**What you should do:** The records below need to be printed in full. Keep each one exact.

**Listed entries:**
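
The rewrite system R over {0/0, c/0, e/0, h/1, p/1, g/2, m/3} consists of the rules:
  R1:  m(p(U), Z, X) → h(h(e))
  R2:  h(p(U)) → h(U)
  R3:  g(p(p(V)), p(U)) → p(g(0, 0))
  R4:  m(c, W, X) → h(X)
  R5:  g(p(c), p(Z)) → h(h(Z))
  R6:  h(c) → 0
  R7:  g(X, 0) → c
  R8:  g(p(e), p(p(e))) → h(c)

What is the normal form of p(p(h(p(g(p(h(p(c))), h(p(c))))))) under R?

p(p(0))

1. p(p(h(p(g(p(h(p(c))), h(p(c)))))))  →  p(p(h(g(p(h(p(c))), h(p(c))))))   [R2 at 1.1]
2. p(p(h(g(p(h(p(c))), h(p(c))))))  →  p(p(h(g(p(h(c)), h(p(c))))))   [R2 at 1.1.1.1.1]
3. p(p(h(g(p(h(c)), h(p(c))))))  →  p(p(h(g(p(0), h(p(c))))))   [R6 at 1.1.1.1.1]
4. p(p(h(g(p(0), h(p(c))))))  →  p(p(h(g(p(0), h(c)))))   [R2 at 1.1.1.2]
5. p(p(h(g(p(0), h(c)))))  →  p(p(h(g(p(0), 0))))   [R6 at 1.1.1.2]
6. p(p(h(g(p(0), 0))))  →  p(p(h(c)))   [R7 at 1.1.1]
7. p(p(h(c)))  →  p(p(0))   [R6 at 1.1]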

**The answer:**
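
The rewrite system R over {0/0, c/0, e/0, h/1, p/1, g/2, m/3} consists of the rules:
  R1:  m(p(U), Z, X) → h(h(e))
  R2:  h(p(U)) → h(U)
  R3:  g(p(p(V)), p(U)) → p(g(0, 0))
  R4:  m(c, W, X) → h(X)
  R5:  g(p(c), p(Z)) → h(h(Z))
  R6:  h(c) → 0
  R7:  g(X, 0) → c
  R8:  g(p(e), p(p(e))) → h(c)

What is the normal form of p(p(h(p(g(p(h(p(c))), h(p(c))))))) under R?

p(p(0))

1. p(p(h(p(g(p(h(p(c))), h(p(c)))))))  →  p(p(h(g(p(h(p(c))), h(p(c))))))   [R2 at 1.1]
2. p(p(h(g(p(h(p(c))), h(p(c))))))  →  p(p(h(g(p(h(c)), h(p(c))))))   [R2 at 1.1.1.1.1]
3. p(p(h(g(p(h(c)), h(p(c))))))  →  p(p(h(g(p(0), h(p(c))))))   [R6 at 1.1.1.1.1]
4. p(p(h(g(p(0), h(p(c))))))  →  p(p(h(g(p(0), h(c)))))   [R2 at 1.1.1.2]
5. p(p(h(g(p(0), h(c)))))  →  p(p(h(g(p(0), 0))))   [R6 at 1.1.1.2]
6. p(p(h(g(p(0), 0))))  →  p(p(h(c)))   [R7 at 1.1.1]
7. p(p(h(c)))  →  p(p(0))   [R6 at 1.1]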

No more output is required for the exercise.